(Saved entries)

---+---

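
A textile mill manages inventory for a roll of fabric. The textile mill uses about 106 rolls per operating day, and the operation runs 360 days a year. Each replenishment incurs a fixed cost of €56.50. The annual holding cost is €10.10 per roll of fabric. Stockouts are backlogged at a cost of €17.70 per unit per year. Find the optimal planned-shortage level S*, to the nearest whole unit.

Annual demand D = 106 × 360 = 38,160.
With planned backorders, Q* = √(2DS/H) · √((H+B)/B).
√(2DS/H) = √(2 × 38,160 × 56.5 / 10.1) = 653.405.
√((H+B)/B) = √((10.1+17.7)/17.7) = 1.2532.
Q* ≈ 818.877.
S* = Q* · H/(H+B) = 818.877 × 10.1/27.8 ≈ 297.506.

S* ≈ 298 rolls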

---+---

*Exercise:* All entries are to be returned word for word.

*Finished task:*
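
A textile mill manages inventory for a roll of fabric. The textile mill uses about 106 rolls per operating day, and the operation runs 360 days a year. Each replenishment incurs a fixed cost of €56.50. The annual holding cost is €10.10 per roll of fabric. Stockouts are backlogged at a cost of €17.70 per unit per year. Find the optimal planned-shortage level S*, to the nearest whole unit.

Annual demand D = 106 × 360 = 38,160.
With planned backorders, Q* = √(2DS/H) · √((H+B)/B).
√(2DS/H) = √(2 × 38,160 × 56.5 / 10.1) = 653.405.
√((H+B)/B) = √((10.1+17.7)/17.7) = 1.2532.
Q* ≈ 818.877.
S* = Q* · H/(H+B) = 818.877 × 10.1/27.8 ≈ 297.506.

S* ≈ 298 rolls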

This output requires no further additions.